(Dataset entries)

=== Begin Enclosure ===

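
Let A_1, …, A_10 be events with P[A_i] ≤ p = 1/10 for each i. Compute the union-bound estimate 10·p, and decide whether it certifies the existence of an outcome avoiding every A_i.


Union bound: P[∪_{i=1}^{10} A_i] ≤ Σ_i P[A_i] ≤ 10·p = 10·(1/10) = 1.
Numerically: 1 ≈ 1.00000.
Is 1 < 1? NO.
Since the bound 1 is ≥ 1, the union bound is uninformative here; it does NOT by itself certify existence.

10·p = 1 ≈ 1.00000; existence NOT certified by the union bound.


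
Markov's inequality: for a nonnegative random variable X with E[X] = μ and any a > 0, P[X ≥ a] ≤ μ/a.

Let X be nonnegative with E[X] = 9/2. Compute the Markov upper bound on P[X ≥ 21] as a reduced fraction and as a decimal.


μ = E[X] = 9/2, a = 21.
Markov: P[X ≥ 21] ≤ μ/a = (9/2)/21 = 3/14.
Numerically: ≈ 0.2143.
(Since a = 21 > μ = 4.5000, the bound 3/14 is < 1 and informative.)

P[X ≥ 21] ≤ 3/14 ≈ 0.2143.


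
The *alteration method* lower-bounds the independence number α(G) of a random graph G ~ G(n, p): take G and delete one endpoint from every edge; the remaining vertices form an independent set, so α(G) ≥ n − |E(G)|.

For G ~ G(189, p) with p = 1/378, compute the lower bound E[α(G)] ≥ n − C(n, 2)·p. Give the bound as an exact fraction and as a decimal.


E[|E(G)|] = C(189, 2)·p = 17766 · (1/378) = 47.
E[α(G)] ≥ n − E[|E(G)|] = 189 − 47 = 142.
Numerically: ≈ 142.0000.
(This is only a lower bound; the true E[α(G)] may be larger.)

E[α(G)] ≥ 142 ≈ 142.0000.


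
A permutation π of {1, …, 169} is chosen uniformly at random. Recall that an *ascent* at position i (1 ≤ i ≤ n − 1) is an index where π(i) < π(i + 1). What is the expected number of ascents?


Write X = Σ X_I over i = 1, …, 168, with X_I the indicator of one ascent.
There are 168 indicators.
For each fixed i, the pair (π(i), π(i+1)) is a uniformly random ordered pair of distinct values from {1, …, 169}; by symmetry P[π(i) < π(i+1)] = 1/2.
By linearity: E[X] = 168 · (1/2) = (169 − 1) · (1/2) = 84 ≈ 84.000.

E[X] = 84 = 84.000.


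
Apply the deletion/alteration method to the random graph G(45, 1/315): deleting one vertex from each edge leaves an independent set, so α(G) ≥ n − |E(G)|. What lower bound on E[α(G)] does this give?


E[|E(G)|] = C(45, 2)·p = 990 · (1/315) = 22/7.
E[α(G)] ≥ n − E[|E(G)|] = 45 − 22/7 = 293/7.
Numerically: ≈ 41.857.
(This is only a lower bound; the true E[α(G)] may be larger.)

E[α(G)] ≥ 293/7 ≈ 41.857.


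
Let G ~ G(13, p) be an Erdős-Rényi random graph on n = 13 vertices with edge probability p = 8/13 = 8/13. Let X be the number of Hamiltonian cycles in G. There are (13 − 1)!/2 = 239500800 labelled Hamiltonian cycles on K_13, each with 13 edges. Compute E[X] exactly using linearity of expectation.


K_13 has (13 − 1)!/2 = 239500800 labelled Hamiltonian cycles.
For each such Hamiltonian cycle H, let X_H = 1 if all 13 edges of H are present in G. Then P[X_H = 1] = p^{13} = (8/13)^{13} = 549755813888/302875106592253.
By linearity of expectation: E[X] = Σ_H E[X_H] = 239500800 · p^{13} = 239500800 · 549755813888/302875106592253 = 131666957230827110400/302875106592253.
Numerically: E[X] ≈ 4.347e+05.

E[X] = 239500800 · (8/13)^{13} = 131666957230827110400/302875106592253 ≈ 4.347e+05.


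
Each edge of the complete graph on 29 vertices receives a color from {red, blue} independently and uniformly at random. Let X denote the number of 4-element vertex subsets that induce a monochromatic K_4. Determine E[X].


Let X = Σ_S X_S over the C(29, 4) = 23751 subsets S of size 4, where X_S = 1 if the K_4 on S is monochromatic.
For a fixed S, the K_4 on S has C(4, 2) = 6 edges. P[all 6 edges red] = (1/2)^6, and likewise for blue, so P[monochromatic] = 2·(1/2)^6 = 2^{1 − 6} = 1/32.
By linearity of expectation: E[X] = C(29, 4) · 2^{1 − 6} = 23751 · 1/32 = 23751/32.
Numerically: E[X] ≈ 742.219.

E[X] = C(29,4)·2^(1−C(4,2)) = 23751/32 ≈ 742.219.


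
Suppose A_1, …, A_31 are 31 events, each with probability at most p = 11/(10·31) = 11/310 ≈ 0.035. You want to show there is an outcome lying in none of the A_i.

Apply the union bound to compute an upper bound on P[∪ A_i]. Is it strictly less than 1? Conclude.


Union bound: P[∪_{i=1}^{31} A_i] ≤ Σ_i P[A_i] ≤ 31·p = 31·(11/310) = 11/10.
Numerically: 11/10 ≈ 1.100.
Is 11/10 < 1? NO.
Since the bound 11/10 is ≥ 1, the union bound is uninformative here; it does NOT by itself certify existence.

31·p = 11/10 ≈ 1.100; existence NOT certified by the union bound.


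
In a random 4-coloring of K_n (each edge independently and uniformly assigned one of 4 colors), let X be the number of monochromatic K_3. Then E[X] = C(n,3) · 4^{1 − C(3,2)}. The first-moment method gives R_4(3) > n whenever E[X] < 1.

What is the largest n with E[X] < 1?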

=== End Enclosure ===

• _What is required_
Would you copy the data exactly as shown above?

• _Output for this task_
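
Let A_1, …, A_10 be events with P[A_i] ≤ p = 1/10 for each i. Compute the union-bound estimate 10·p, and decide whether it certifies the existence of an outcome avoiding every A_i.


Union bound: P[∪_{i=1}^{10} A_i] ≤ Σ_i P[A_i] ≤ 10·p = 10·(1/10) = 1.
Numerically: 1 ≈ 1.00000.
Is 1 < 1? NO.
Since the bound 1 is ≥ 1, the union bound is uninformative here; it does NOT by itself certify existence.

10·p = 1 ≈ 1.00000; existence NOT certified by the union bound.


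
Markov's inequality: for a nonnegative random variable X with E[X] = μ and any a > 0, P[X ≥ a] ≤ μ/a.

Let X be nonnegative with E[X] = 9/2. Compute the Markov upper bound on P[X ≥ 21] as a reduced fraction and as a decimal.


μ = E[X] = 9/2, a = 21.
Markov: P[X ≥ 21] ≤ μ/a = (9/2)/21 = 3/14.
Numerically: ≈ 0.2143.
(Since a = 21 > μ = 4.5000, the bound 3/14 is < 1 and informative.)

P[X ≥ 21] ≤ 3/14 ≈ 0.2143.


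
The *alteration method* lower-bounds the independence number α(G) of a random graph G ~ G(n, p): take G and delete one endpoint from every edge; the remaining vertices form an independent set, so α(G) ≥ n − |E(G)|.

For G ~ G(189, p) with p = 1/378, compute the lower bound E[α(G)] ≥ n − C(n, 2)·p. Give the bound as an exact fraction and as a decimal.


E[|E(G)|] = C(189, 2)·p = 17766 · (1/378) = 47.
E[α(G)] ≥ n − E[|E(G)|] = 189 − 47 = 142.
Numerically: ≈ 142.0000.
(This is only a lower bound; the true E[α(G)] may be larger.)

E[α(G)] ≥ 142 ≈ 142.0000.


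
A permutation π of {1, …, 169} is chosen uniformly at random. Recall that an *ascent* at position i (1 ≤ i ≤ n − 1) is an index where π(i) < π(i + 1). What is the expected number of ascents?


Write X = Σ X_I over i = 1, …, 168, with X_I the indicator of one ascent.
There are 168 indicators.
For each fixed i, the pair (π(i), π(i+1)) is a uniformly random ordered pair of distinct values from {1, …, 169}; by symmetry P[π(i) < π(i+1)] = 1/2.
By linearity: E[X] = 168 · (1/2) = (169 − 1) · (1/2) = 84 ≈ 84.000.

E[X] = 84 = 84.000.


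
Apply the deletion/alteration method to the random graph G(45, 1/315): deleting one vertex from each edge leaves an independent set, so α(G) ≥ n − |E(G)|. What lower bound on E[α(G)] does this give?


E[|E(G)|] = C(45, 2)·p = 990 · (1/315) = 22/7.
E[α(G)] ≥ n − E[|E(G)|] = 45 − 22/7 = 293/7.
Numerically: ≈ 41.857.
(This is only a lower bound; the true E[α(G)] may be larger.)

E[α(G)] ≥ 293/7 ≈ 41.857.


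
Let G ~ G(13, p) be an Erdős-Rényi random graph on n = 13 vertices with edge probability p = 8/13 = 8/13. Let X be the number of Hamiltonian cycles in G. There are (13 − 1)!/2 = 239500800 labelled Hamiltonian cycles on K_13, each with 13 edges. Compute E[X] exactly using linearity of expectation.


K_13 has (13 − 1)!/2 = 239500800 labelled Hamiltonian cycles.
For each such Hamiltonian cycle H, let X_H = 1 if all 13 edges of H are present in G. Then P[X_H = 1] = p^{13} = (8/13)^{13} = 549755813888/302875106592253.
By linearity of expectation: E[X] = Σ_H E[X_H] = 239500800 · p^{13} = 239500800 · 549755813888/302875106592253 = 131666957230827110400/302875106592253.
Numerically: E[X] ≈ 4.347e+05.

E[X] = 239500800 · (8/13)^{13} = 131666957230827110400/302875106592253 ≈ 4.347e+05.


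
Each edge of the complete graph on 29 vertices receives a color from {red, blue} independently and uniformly at random. Let X denote the number of 4-element vertex subsets that induce a monochromatic K_4. Determine E[X].


Let X = Σ_S X_S over the C(29, 4) = 23751 subsets S of size 4, where X_S = 1 if the K_4 on S is monochromatic.
For a fixed S, the K_4 on S has C(4, 2) = 6 edges. P[all 6 edges red] = (1/2)^6, and likewise for blue, so P[monochromatic] = 2·(1/2)^6 = 2^{1 − 6} = 1/32.
By linearity of expectation: E[X] = C(29, 4) · 2^{1 − 6} = 23751 · 1/32 = 23751/32.
Numerically: E[X] ≈ 742.219.

E[X] = C(29,4)·2^(1−C(4,2)) = 23751/32 ≈ 742.219.


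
Suppose A_1, …, A_31 are 31 events, each with probability at most p = 11/(10·31) = 11/310 ≈ 0.035. You want to show there is an outcome lying in none of the A_i.

Apply the union bound to compute an upper bound on P[∪ A_i]. Is it strictly less than 1? Conclude.


Union bound: P[∪_{i=1}^{31} A_i] ≤ Σ_i P[A_i] ≤ 31·p = 31·(11/310) = 11/10.
Numerically: 11/10 ≈ 1.100.
Is 11/10 < 1? NO.
Since the bound 11/10 is ≥ 1, the union bound is uninformative here; it does NOT by itself certify existence.

31·p = 11/10 ≈ 1.100; existence NOT certified by the union bound.


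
In a random 4-coloring of K_n (each edge independently and uniformly assigned one of 4 colors), let X be the number of monochromatic K_3. Then E[X] = C(n,3) · 4^{1 − C(3,2)}. The first-moment method gives R_4(3) > n whenever E[X] < 1.

What is the largest n with E[X] < 1?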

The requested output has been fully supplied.